**What you need to do:** Would you retype the listing below exactly as given?

- Opening Delimiter -

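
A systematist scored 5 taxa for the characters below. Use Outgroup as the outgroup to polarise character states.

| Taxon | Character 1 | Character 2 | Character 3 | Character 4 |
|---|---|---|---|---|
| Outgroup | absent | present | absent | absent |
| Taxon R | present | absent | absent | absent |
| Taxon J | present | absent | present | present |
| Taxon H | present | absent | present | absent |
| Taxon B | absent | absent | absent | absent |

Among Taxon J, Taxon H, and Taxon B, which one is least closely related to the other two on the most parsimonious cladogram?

Character polarity is set by the outgroup: the derived state is whichever differs from the outgroup's state, so for Character 2 the derived state is 'absent', and for the remaining characters it is 'present'.
Only Taxon H, Taxon J, and Taxon R show the derived state 'present' for Character 1, supporting them as a clade.
Character 2 (derived state 'absent') is shared by all ingroup taxa — unites the whole ingroup.
Character 3: derived state 'present' in Taxon H and Taxon J only — synapomorphy for {Taxon H, Taxon J}.
Character 4: derived state 'present' in Taxon J only — an autapomorphy, so it tells us nothing about relationships among taxa.
Most parsimonious ingroup topology: ((Taxon R,(Taxon J,Taxon H)),Taxon B).
Taxon H and Taxon J share a more recent common ancestor with each other than either does with Taxon B, so Taxon B is the least closely related of the three.

Taxon B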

- Closing Delimiter -

**Your response:**
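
A systematist scored 5 taxa for the characters below. Use Outgroup as the outgroup to polarise character states.

| Taxon | Character 1 | Character 2 | Character 3 | Character 4 |
|---|---|---|---|---|
| Outgroup | absent | present | absent | absent |
| Taxon R | present | absent | absent | absent |
| Taxon J | present | absent | present | present |
| Taxon H | present | absent | present | absent |
| Taxon B | absent | absent | absent | absent |

Among Taxon J, Taxon H, and Taxon B, which one is least closely related to the other two on the most parsimonious cladogram?

Character polarity is set by the outgroup: the derived state is whichever differs from the outgroup's state, so for Character 2 the derived state is 'absent', and for the remaining characters it is 'present'.
Only Taxon H, Taxon J, and Taxon R show the derived state 'present' for Character 1, supporting them as a clade.
Character 2 (derived state 'absent') is shared by all ingroup taxa — unites the whole ingroup.
Character 3: derived state 'present' in Taxon H and Taxon J only — synapomorphy for {Taxon H, Taxon J}.
Character 4: derived state 'present' in Taxon J only — an autapomorphy, so it tells us nothing about relationships among taxa.
Most parsimonious ingroup topology: ((Taxon R,(Taxon J,Taxon H)),Taxon B).
Taxon H and Taxon J share a more recent common ancestor with each other than either does with Taxon B, so Taxon B is the least closely related of the three.

Taxon B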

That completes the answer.